> _What is being asked_
Set down the listing below verbatim, but only from its first line through the line containing "The studio and".

Start of Data in this exercise

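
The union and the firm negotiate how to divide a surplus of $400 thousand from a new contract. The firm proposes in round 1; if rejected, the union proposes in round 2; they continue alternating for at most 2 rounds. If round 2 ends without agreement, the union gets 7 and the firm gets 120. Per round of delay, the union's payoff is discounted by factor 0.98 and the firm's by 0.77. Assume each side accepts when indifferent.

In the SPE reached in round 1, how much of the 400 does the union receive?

Round 2 (the union proposes): the firm gets 120 if talks fail, so the union offers 120 and keeps 280.
Round 1 (the firm proposes): the union can get 280 next round, worth 0.98 × 280 = 274.4 now; the firm offers that and keeps 125.6.

274.4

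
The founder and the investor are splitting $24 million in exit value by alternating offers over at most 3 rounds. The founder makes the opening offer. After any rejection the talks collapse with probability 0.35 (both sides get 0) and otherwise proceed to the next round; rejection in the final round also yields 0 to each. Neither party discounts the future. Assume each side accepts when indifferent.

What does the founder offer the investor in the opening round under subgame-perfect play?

Round 3 (the founder proposes): rejection yields 0 for the investor; the founder offers 0 and keeps 24.
Round 2 (the investor proposes): rejecting gives the founder an expected 0.65 × 24 = 15.6; the investor offers that and keeps 8.4.
Round 1 (the founder proposes): rejecting gives the investor an expected 0.65 × 8.4 = 5.46; the founder offers that and keeps 18.54.

5.46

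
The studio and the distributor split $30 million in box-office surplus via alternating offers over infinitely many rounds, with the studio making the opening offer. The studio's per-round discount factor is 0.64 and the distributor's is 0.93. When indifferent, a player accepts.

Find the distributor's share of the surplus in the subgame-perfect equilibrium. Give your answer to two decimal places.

Let x be the studio's share when the studio proposes and y be the distributor's share when the distributor proposes.
The distributor accepts iff offered ≥ 0.93·y, so x = 30 − 0.93y. Symmetrically y = 30 − 0.64x.
Substituting: x = 30 − 0.93(30 − 0.64x), giving x(1 − 0.64·0.93) = 30(1 − 0.93).
So x = 30 × 0.07 / 0.4048 ≈ 5.1877, and the distributor receives 30 − x ≈ 24.8123.

24.81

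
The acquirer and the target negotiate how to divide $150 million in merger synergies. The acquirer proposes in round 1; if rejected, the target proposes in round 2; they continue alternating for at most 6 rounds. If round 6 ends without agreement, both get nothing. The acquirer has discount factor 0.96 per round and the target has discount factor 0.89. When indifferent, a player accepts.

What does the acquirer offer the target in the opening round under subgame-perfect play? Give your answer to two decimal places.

Round 6 (the target proposes): the acquirer will accept anything ≥ 0, so the target offers 0 and keeps 150.
Round 5 (the acquirer proposes): the target can get 150 next round, worth 0.89 × 150 = 133.5 now; the acquirer offers that and keeps 16.5.
Round 4 (the target proposes): the acquirer can get 16.5 next round, worth 0.96 × 16.5 = 15.84 now. The target offers 15.84 and keeps 150 − 15.84 = 134.16.
Round 3 (the acquirer proposes): the target can get 134.16 next round, worth 0.89 × 134.16 = 119.4024 now. The acquirer offers 119.4024 and keeps 150 − 119.4024 = 30.5976.
Round 2 (the target proposes): the acquirer can get 30.5976 next round, worth 0.96 × 30.5976 = 29.373696 now, so the target offers 29.373696, keeping 120.626304.
Round 1 (the acquirer proposes): the target can get 120.626304 next round, worth 0.89 × 120.626304 = 107.35741056 now, so the acquirer offers 107.35741056, keeping 42.64258944.

107.36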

End of Data in this exercise

> _Finished exercise_
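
The union and the firm negotiate how to divide a surplus of $400 thousand from a new contract. The firm proposes in round 1; if rejected, the union proposes in round 2; they continue alternating for at most 2 rounds. If round 2 ends without agreement, the union gets 7 and the firm gets 120. Per round of delay, the union's payoff is discounted by factor 0.98 and the firm's by 0.77. Assume each side accepts when indifferent.

In the SPE reached in round 1, how much of the 400 does the union receive?

Round 2 (the union proposes): the firm gets 120 if talks fail, so the union offers 120 and keeps 280.
Round 1 (the firm proposes): the union can get 280 next round, worth 0.98 × 280 = 274.4 now; the firm offers that and keeps 125.6.

274.4

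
The founder and the investor are splitting $24 million in exit value by alternating offers over at most 3 rounds. The founder makes the opening offer. After any rejection the talks collapse with probability 0.35 (both sides get 0) and otherwise proceed to the next round; rejection in the final round also yields 0 to each. Neither party discounts the future. Assume each side accepts when indifferent.

What does the founder offer the investor in the opening round under subgame-perfect play?

Round 3 (the founder proposes): rejection yields 0 for the investor; the founder offers 0 and keeps 24.
Round 2 (the investor proposes): rejecting gives the founder an expected 0.65 × 24 = 15.6; the investor offers that and keeps 8.4.
Round 1 (the founder proposes): rejecting gives the investor an expected 0.65 × 8.4 = 5.46; the founder offers that and keeps 18.54.

5.46

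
The studio and the distributor split $30 million in box-office surplus via alternating offers over infinitely many rounds, with the studio making the opening offer. The studio's per-round discount factor is 0.64 and the distributor's is 0.93. When indifferent, a player accepts.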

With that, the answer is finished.